__Work instructions__. Quote the entries that follow exactly, leaving none out.

*** Opening Input data ***

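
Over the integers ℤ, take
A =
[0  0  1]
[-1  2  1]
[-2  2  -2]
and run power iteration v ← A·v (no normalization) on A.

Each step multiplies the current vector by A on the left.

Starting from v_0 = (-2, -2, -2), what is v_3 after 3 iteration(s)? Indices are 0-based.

v_3 = (-12, -20, 12)

v_0 = (-2, -2, -2).
v_1 = A·v_0 = (-2, -4, 4).
v_2 = A·v_1 = (4, -2, -12).
v_3 = A·v_2 = (-12, -20, 12).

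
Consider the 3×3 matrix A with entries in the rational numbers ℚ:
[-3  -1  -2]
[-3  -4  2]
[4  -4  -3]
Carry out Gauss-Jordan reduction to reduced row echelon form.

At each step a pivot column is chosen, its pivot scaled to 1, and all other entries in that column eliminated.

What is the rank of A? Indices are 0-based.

rank = 3

pivot(0,0)=-3: scale R0 → (1, 1/3, 2/3)
  clear (1,0): R1 −= (-3)R0 → (0, -3, 4)
  clear (2,0): R2 −= (4)R0 → (0, -16/3, -17/3)
pivot(1,1)=-3: scale R1 → (0, 1, -4/3)
  clear (0,1): R0 −= (1/3)R1 → (1, 0, 10/9)
  clear (2,1): R2 −= (-16/3)R1 → (0, 0, -115/9)
pivot(2,2)=-115/9: scale R2 → (0, 0, 1)
  clear (0,2): R0 −= (10/9)R2 → (1, 0, 0)
  clear (1,2): R1 −= (-4/3)R2 → (0, 1, 0)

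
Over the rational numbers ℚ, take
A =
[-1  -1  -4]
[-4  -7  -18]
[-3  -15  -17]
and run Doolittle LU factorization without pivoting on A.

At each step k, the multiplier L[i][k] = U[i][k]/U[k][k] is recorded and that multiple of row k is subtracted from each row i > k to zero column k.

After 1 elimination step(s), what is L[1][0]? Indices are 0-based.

[col 0] pivot -1
  R1 -= 4*R0 → (0, -3, -2)  (L[1][0] := 4)
  R2 -= 3*R0 → (0, -12, -5)  (L[2][0] := 3)

L[1][0] = 4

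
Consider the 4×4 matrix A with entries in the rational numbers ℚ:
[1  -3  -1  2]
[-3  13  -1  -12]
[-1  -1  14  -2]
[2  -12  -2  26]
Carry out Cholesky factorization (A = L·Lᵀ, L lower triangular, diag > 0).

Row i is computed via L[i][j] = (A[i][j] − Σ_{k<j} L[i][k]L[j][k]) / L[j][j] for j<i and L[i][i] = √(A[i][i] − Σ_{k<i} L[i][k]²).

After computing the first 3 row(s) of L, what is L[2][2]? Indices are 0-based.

L[2][2] = 3

Step 1: L[0][0] = √(1) = 1.
  L[1][0] = (-3) / L[0][0] = -3.
Step 2: L[1][1] = √(4) = 2.
  L[2][0] = (-1) / L[0][0] = -1.
  L[2][1] = (-4) / L[1][1] = -2.
Step 3: L[2][2] = √(9) = 3.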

*** Closing Input data ***

__Output of the task__.
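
Over the integers ℤ, take
A =
[0  0  1]
[-1  2  1]
[-2  2  -2]
and run power iteration v ← A·v (no normalization) on A.

Each step multiplies the current vector by A on the left.

Starting from v_0 = (-2, -2, -2), what is v_3 after 3 iteration(s)? Indices are 0-based.

v_3 = (-12, -20, 12)

v_0 = (-2, -2, -2).
v_1 = A·v_0 = (-2, -4, 4).
v_2 = A·v_1 = (4, -2, -12).
v_3 = A·v_2 = (-12, -20, 12).

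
Consider the 3×3 matrix A with entries in the rational numbers ℚ:
[-3  -1  -2]
[-3  -4  2]
[4  -4  -3]
Carry out Gauss-Jordan reduction to reduced row echelon form.

At each step a pivot column is chosen, its pivot scaled to 1, and all other entries in that column eliminated.

What is the rank of A? Indices are 0-based.

rank = 3

pivot(0,0)=-3: scale R0 → (1, 1/3, 2/3)
  clear (1,0): R1 −= (-3)R0 → (0, -3, 4)
  clear (2,0): R2 −= (4)R0 → (0, -16/3, -17/3)
pivot(1,1)=-3: scale R1 → (0, 1, -4/3)
  clear (0,1): R0 −= (1/3)R1 → (1, 0, 10/9)
  clear (2,1): R2 −= (-16/3)R1 → (0, 0, -115/9)
pivot(2,2)=-115/9: scale R2 → (0, 0, 1)
  clear (0,2): R0 −= (10/9)R2 → (1, 0, 0)
  clear (1,2): R1 −= (-4/3)R2 → (0, 1, 0)

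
Over the rational numbers ℚ, take
A =
[-1  -1  -4]
[-4  -7  -18]
[-3  -15  -17]
and run Doolittle LU factorization without pivoting on A.

At each step k, the multiplier L[i][k] = U[i][k]/U[k][k] is recorded and that multiple of row k is subtracted from each row i > k to zero column k.

After 1 elimination step(s), what is L[1][0]? Indices are 0-based.

[col 0] pivot -1
  R1 -= 4*R0 → (0, -3, -2)  (L[1][0] := 4)
  R2 -= 3*R0 → (0, -12, -5)  (L[2][0] := 3)

L[1][0] = 4

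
Consider the 4×4 matrix A with entries in the rational numbers ℚ:
[1  -3  -1  2]
[-3  13  -1  -12]
[-1  -1  14  -2]
[2  -12  -2  26]
Carry out Cholesky factorization (A = L·Lᵀ, L lower triangular, diag > 0).

Row i is computed via L[i][j] = (A[i][j] − Σ_{k<j} L[i][k]L[j][k]) / L[j][j] for j<i and L[i][i] = √(A[i][i] − Σ_{k<i} L[i][k]²).

After computing the first 3 row(s) of L, what is L[2][2]? Indices are 0-based.

L[2][2] = 3

Step 1: L[0][0] = √(1) = 1.
  L[1][0] = (-3) / L[0][0] = -3.
Step 2: L[1][1] = √(4) = 2.
  L[2][0] = (-1) / L[0][0] = -1.
  L[2][1] = (-4) / L[1][1] = -2.
Step 3: L[2][2] = √(9) = 3.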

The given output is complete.